LISTED ENTRIES:
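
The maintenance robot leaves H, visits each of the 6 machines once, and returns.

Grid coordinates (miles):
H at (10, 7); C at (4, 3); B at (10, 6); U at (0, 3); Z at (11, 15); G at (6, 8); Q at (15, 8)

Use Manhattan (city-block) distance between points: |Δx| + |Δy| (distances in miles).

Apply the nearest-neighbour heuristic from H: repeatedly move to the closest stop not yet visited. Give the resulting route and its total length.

At H the remaining stops are B 1, G 5, Q 6, Z 9, C 10, U 14; go to B.
At B the remaining stops are G 6, Q 7, C 9, Z 10, U 13; go to G.
At G the remaining stops are C 7, Q 9, U 11, Z 12; go to C.
At C the remaining stops are U 4, Q 16, Z 19; go to U.
At U the remaining stops are Q 20, Z 23; go to Q.
At Q the remaining stops are Z 11; go to Z.
Return Z→H: 9.
Total = 1 + 6 + 7 + 4 + 20 + 11 + 9 = 58.

Nearest-neighbour total = 58 miles; route H → B → G → C → U → Q → Z → H.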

WHAT IS BEING ASKED: All records above must be returned exactly as they appear.

ANSWER TO THIS PROBLEM:
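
The maintenance robot leaves H, visits each of the 6 machines once, and returns.

Grid coordinates (miles):
H at (10, 7); C at (4, 3); B at (10, 6); U at (0, 3); Z at (11, 15); G at (6, 8); Q at (15, 8)

Use Manhattan (city-block) distance between points: |Δx| + |Δy| (distances in miles).

Apply the nearest-neighbour heuristic from H: repeatedly move to the closest stop not yet visited. Give the resulting route and its total length.

At H the remaining stops are B 1, G 5, Q 6, Z 9, C 10, U 14; go to B.
At B the remaining stops are G 6, Q 7, C 9, Z 10, U 13; go to G.
At G the remaining stops are C 7, Q 9, U 11, Z 12; go to C.
At C the remaining stops are U 4, Q 16, Z 19; go to U.
At U the remaining stops are Q 20, Z 23; go to Q.
At Q the remaining stops are Z 11; go to Z.
Return Z→H: 9.
Total = 1 + 6 + 7 + 4 + 20 + 11 + 9 = 58.

Nearest-neighbour total = 58 miles; route H → B → G → C → U → Q → Z → H.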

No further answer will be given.